#### What needs to be done:
Return the run of lines below that opens with the line containing "Answer: -190146" and closes with the line containing "Answer: 51/5 ≈ 10.200", keeping each one exact.

(Saved data entries)

■ ■ ■ ■

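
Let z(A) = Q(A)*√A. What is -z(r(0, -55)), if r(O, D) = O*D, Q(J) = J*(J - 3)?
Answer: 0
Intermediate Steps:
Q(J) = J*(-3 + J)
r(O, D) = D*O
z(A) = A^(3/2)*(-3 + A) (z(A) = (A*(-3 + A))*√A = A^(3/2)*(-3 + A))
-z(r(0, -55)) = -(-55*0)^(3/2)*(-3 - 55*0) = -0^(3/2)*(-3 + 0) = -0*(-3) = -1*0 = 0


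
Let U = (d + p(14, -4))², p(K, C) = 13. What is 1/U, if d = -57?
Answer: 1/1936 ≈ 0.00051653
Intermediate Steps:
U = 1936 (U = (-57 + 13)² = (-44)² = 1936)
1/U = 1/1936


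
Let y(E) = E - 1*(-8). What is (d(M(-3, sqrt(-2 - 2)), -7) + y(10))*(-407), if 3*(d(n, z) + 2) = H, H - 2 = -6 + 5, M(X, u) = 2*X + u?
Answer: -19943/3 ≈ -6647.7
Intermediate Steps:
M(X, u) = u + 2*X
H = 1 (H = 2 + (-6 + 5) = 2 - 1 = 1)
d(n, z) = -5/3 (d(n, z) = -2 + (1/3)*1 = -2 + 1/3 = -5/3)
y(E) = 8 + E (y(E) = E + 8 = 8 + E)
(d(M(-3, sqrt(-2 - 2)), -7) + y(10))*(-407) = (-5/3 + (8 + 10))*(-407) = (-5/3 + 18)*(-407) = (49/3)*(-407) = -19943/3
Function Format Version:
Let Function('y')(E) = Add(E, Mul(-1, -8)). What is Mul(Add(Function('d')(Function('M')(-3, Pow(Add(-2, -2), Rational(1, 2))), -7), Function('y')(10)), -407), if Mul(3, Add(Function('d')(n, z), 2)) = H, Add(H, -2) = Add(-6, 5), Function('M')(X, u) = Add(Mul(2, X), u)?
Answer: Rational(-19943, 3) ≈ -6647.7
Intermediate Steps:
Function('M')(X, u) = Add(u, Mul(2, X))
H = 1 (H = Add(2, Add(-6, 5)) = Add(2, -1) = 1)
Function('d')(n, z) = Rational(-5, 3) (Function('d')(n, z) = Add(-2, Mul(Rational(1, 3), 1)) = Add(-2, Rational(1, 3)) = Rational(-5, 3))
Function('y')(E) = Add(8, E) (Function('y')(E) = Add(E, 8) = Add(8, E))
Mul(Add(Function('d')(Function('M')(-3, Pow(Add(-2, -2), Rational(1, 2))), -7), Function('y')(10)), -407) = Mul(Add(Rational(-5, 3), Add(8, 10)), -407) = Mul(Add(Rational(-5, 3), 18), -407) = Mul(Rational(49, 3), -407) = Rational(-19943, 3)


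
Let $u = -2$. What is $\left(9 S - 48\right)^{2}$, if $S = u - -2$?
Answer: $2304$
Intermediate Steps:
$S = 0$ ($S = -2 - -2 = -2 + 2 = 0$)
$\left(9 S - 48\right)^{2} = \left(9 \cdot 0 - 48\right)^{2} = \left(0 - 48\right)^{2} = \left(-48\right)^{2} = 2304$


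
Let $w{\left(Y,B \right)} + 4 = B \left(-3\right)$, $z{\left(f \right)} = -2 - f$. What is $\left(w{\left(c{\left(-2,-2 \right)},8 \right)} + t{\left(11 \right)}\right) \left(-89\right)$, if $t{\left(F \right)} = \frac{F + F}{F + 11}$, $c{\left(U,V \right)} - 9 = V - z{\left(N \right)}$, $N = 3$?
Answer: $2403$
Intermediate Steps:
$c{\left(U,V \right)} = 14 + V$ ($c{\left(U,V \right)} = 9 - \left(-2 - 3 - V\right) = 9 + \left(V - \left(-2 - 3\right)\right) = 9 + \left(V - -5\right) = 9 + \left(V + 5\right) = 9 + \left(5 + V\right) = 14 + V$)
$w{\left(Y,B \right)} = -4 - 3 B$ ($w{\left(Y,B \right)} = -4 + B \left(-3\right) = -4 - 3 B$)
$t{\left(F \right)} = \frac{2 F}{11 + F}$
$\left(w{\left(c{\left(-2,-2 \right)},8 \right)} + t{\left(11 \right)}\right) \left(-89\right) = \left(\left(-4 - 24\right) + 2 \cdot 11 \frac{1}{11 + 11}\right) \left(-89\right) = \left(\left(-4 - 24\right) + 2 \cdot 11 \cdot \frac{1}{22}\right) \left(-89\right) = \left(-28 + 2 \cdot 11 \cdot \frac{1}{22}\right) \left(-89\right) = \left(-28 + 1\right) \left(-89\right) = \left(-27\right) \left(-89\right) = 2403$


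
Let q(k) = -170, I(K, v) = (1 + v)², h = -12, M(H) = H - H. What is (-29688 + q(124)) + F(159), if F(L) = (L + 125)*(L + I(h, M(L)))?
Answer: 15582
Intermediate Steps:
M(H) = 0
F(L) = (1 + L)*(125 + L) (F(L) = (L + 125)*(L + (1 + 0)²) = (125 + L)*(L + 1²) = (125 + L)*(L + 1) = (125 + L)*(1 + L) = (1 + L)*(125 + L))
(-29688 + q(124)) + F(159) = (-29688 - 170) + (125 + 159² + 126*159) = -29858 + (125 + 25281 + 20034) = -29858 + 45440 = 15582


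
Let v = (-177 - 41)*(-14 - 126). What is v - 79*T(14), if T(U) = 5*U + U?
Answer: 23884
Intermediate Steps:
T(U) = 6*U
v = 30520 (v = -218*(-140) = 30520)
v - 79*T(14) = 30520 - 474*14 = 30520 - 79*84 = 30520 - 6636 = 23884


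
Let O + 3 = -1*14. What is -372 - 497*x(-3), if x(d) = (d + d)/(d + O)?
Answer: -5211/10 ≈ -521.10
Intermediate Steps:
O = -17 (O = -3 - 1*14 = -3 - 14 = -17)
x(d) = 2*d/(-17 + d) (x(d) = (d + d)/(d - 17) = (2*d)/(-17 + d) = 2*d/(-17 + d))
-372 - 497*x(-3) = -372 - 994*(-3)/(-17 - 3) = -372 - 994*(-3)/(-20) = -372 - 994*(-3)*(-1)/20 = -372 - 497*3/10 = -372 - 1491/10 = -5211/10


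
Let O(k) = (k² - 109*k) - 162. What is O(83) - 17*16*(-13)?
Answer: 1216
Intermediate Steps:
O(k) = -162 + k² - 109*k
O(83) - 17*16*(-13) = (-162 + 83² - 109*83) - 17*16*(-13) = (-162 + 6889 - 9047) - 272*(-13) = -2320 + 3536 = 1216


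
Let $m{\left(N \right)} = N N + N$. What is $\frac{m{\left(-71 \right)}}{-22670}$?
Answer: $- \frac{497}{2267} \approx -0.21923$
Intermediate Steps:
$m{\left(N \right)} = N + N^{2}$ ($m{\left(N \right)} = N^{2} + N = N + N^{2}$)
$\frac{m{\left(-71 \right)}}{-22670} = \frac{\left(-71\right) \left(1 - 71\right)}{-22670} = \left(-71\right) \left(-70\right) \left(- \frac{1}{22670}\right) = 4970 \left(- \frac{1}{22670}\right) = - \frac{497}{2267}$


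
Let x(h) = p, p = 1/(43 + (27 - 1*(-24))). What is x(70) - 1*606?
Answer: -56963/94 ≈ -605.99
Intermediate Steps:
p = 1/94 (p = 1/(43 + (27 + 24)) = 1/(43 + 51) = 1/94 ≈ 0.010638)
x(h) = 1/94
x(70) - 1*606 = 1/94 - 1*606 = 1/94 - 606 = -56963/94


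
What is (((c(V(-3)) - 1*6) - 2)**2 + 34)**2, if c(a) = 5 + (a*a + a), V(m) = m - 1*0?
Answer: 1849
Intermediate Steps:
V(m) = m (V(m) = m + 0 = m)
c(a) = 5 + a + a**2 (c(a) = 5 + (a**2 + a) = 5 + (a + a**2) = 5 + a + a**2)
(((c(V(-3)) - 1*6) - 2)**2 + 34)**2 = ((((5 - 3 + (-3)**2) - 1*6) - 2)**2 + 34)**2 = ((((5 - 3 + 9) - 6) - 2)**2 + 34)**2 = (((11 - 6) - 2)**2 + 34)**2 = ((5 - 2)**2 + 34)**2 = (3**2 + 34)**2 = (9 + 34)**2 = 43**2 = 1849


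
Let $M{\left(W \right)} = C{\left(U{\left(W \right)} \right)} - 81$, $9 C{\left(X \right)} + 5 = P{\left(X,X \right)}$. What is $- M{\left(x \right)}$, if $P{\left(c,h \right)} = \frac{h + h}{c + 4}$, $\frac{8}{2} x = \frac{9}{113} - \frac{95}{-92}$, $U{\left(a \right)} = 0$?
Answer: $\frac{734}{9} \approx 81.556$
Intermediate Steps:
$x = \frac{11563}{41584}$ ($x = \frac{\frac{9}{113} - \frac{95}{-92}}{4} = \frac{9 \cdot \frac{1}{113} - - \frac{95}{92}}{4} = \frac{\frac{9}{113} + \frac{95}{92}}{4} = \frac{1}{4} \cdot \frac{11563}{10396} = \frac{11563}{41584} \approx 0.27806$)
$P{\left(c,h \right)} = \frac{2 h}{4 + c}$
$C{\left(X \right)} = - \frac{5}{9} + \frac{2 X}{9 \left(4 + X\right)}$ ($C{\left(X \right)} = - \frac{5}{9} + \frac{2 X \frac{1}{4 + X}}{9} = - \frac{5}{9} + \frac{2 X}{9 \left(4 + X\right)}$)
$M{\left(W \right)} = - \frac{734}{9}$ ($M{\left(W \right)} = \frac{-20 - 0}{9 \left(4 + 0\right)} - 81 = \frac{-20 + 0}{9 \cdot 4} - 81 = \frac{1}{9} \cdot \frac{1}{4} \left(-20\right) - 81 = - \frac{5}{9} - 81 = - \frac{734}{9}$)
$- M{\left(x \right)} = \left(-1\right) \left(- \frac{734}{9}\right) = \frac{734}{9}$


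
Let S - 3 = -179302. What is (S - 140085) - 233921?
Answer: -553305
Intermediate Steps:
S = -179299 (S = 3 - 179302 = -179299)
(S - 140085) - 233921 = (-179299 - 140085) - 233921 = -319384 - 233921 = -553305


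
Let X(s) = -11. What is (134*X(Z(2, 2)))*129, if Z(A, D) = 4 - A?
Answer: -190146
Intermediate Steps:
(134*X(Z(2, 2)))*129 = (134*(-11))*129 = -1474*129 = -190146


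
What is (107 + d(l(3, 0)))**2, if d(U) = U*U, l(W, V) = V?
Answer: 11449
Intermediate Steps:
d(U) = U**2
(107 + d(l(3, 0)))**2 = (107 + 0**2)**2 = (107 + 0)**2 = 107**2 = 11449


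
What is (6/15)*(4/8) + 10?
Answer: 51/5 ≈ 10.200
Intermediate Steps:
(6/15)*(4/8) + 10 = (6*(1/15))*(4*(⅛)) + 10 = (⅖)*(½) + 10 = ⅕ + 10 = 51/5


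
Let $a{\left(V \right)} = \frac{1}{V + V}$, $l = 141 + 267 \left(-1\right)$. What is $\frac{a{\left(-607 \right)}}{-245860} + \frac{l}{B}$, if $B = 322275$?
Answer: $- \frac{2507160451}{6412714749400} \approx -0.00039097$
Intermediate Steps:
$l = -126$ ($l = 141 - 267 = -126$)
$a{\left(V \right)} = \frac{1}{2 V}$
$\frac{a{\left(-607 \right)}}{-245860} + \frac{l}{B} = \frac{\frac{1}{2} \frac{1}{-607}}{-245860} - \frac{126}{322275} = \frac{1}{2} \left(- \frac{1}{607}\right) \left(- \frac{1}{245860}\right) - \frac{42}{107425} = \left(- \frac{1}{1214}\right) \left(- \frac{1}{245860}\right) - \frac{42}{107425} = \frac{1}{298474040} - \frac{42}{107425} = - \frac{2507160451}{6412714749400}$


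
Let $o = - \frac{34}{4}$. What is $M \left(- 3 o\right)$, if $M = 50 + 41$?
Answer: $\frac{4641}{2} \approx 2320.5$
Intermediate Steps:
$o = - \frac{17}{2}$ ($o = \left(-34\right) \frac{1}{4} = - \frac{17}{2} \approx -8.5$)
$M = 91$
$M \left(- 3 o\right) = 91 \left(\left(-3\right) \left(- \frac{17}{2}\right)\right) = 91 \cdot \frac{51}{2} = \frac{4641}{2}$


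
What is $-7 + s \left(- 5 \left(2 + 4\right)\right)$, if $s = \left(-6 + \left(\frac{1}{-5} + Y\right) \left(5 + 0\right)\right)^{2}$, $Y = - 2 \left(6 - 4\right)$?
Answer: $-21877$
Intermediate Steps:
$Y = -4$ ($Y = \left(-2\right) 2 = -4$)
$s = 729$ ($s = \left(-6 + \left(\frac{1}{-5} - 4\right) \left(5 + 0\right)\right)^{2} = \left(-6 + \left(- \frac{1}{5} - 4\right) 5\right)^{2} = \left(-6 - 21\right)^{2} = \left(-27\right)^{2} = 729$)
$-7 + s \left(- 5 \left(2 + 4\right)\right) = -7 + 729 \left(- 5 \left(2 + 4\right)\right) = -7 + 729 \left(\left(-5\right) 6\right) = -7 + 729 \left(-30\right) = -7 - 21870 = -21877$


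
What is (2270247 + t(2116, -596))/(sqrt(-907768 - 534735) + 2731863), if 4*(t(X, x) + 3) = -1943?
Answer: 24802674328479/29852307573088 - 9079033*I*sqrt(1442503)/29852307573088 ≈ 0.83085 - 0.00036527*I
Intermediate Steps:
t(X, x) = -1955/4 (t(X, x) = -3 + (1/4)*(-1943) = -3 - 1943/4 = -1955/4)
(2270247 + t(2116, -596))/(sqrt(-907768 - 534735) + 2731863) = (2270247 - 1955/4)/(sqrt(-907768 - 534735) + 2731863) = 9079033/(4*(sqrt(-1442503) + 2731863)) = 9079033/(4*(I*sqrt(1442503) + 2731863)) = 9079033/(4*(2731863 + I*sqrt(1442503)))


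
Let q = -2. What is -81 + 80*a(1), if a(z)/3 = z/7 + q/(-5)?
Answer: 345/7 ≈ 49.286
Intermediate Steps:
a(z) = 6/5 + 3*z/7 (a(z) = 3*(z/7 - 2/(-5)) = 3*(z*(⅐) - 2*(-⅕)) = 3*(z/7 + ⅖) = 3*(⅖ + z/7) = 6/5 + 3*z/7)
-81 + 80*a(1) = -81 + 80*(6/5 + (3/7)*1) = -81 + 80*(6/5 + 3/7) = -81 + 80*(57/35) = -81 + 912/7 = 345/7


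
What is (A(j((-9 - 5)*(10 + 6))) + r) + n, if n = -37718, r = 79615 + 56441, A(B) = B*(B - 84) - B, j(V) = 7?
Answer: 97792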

■ ■ ■ ■

#### Result of this task:
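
Answer: -190146
Intermediate Steps:
(134*X(Z(2, 2)))*129 = (134*(-11))*129 = -1474*129 = -190146


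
What is (107 + d(l(3, 0)))**2, if d(U) = U*U, l(W, V) = V?
Answer: 11449
Intermediate Steps:
d(U) = U**2
(107 + d(l(3, 0)))**2 = (107 + 0**2)**2 = (107 + 0)**2 = 107**2 = 11449


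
What is (6/15)*(4/8) + 10?
Answer: 51/5 ≈ 10.200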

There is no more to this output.